## TASK DETAILS
Could you reproduce every record below exactly as it stands?

═════ DATA SUPPLIED

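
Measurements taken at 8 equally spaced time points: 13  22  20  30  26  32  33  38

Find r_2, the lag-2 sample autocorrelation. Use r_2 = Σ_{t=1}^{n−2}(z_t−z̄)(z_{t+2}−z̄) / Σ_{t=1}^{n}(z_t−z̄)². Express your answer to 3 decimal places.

Mean z̄ = (13 + 22 + 20 + 30 + 26 + 32 + 33 + 38)/8 = 26.7500
Numerator Σ_{t=1}^{6}(z_t−z̄)(z_{t+2}−z̄) = 153.8750
Denominator Σ(z_t−z̄)² = 461.5000
r_2 = 153.8750 / 461.5000 = 0.333

0.333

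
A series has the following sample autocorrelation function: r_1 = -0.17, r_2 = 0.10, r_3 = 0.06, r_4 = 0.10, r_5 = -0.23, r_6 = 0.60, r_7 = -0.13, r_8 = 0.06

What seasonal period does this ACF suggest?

The largest autocorrelation is r_6 = 0.60; the remaining lags stay at or below 0.10.
The dominant spike at lag 6 indicates a seasonal period of 6.

6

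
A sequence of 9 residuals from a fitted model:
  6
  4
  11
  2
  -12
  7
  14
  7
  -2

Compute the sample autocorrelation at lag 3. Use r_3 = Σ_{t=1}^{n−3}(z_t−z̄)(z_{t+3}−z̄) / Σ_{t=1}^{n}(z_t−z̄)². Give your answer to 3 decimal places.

-0.144

Mean z̄ = (6 + 4 + 11 + 2 − 12 + 7 + 14 + 7 − 2)/9 = 4.1111
Σ(z_t−z̄)(z_{t+3}−z̄) = (-3.9877) + (1.7901) + (19.9012) + (-20.8765) + (-46.5432) + (-17.6543) = -67.3704
Denominator Σ(z_t−z̄)² = 466.8889
r_3 = -67.3704 / 466.8889 = -0.144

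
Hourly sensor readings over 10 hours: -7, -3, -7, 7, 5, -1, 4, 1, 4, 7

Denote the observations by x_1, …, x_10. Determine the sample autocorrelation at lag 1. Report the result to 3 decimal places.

Mean x̄ = (-7 − 3 − 7 + 7 + 5 − 1 + 4 + 1 + 4 + 7)/10 = 1.0000
Numerator Σ_{t=1}^{9}(x_t−x̄)(x_{t+1}−x̄) = 44.0000
Denominator Σ(x_t−x̄)² = 254.0000
r_1 = 44.0000 / 254.0000 = 0.173

0.173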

══════════

## RESULT OF THE TASK
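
Measurements taken at 8 equally spaced time points: 13  22  20  30  26  32  33  38

Find r_2, the lag-2 sample autocorrelation. Use r_2 = Σ_{t=1}^{n−2}(z_t−z̄)(z_{t+2}−z̄) / Σ_{t=1}^{n}(z_t−z̄)². Express your answer to 3 decimal places.

Mean z̄ = (13 + 22 + 20 + 30 + 26 + 32 + 33 + 38)/8 = 26.7500
Numerator Σ_{t=1}^{6}(z_t−z̄)(z_{t+2}−z̄) = 153.8750
Denominator Σ(z_t−z̄)² = 461.5000
r_2 = 153.8750 / 461.5000 = 0.333

0.333

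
A series has the following sample autocorrelation function: r_1 = -0.17, r_2 = 0.10, r_3 = 0.06, r_4 = 0.10, r_5 = -0.23, r_6 = 0.60, r_7 = -0.13, r_8 = 0.06

What seasonal period does this ACF suggest?

The largest autocorrelation is r_6 = 0.60; the remaining lags stay at or below 0.10.
The dominant spike at lag 6 indicates a seasonal period of 6.

6

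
A sequence of 9 residuals from a fitted model:
  6
  4
  11
  2
  -12
  7
  14
  7
  -2

Compute the sample autocorrelation at lag 3. Use r_3 = Σ_{t=1}^{n−3}(z_t−z̄)(z_{t+3}−z̄) / Σ_{t=1}^{n}(z_t−z̄)². Give your answer to 3 decimal places.

-0.144

Mean z̄ = (6 + 4 + 11 + 2 − 12 + 7 + 14 + 7 − 2)/9 = 4.1111
Σ(z_t−z̄)(z_{t+3}−z̄) = (-3.9877) + (1.7901) + (19.9012) + (-20.8765) + (-46.5432) + (-17.6543) = -67.3704
Denominator Σ(z_t−z̄)² = 466.8889
r_3 = -67.3704 / 466.8889 = -0.144

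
Hourly sensor readings over 10 hours: -7, -3, -7, 7, 5, -1, 4, 1, 4, 7

Denote the observations by x_1, …, x_10. Determine the sample autocorrelation at lag 1. Report the result to 3 decimal places.

Mean x̄ = (-7 − 3 − 7 + 7 + 5 − 1 + 4 + 1 + 4 + 7)/10 = 1.0000
Numerator Σ_{t=1}^{9}(x_t−x̄)(x_{t+1}−x̄) = 44.0000
Denominator Σ(x_t−x̄)² = 254.0000
r_1 = 44.0000 / 254.0000 = 0.173

0.173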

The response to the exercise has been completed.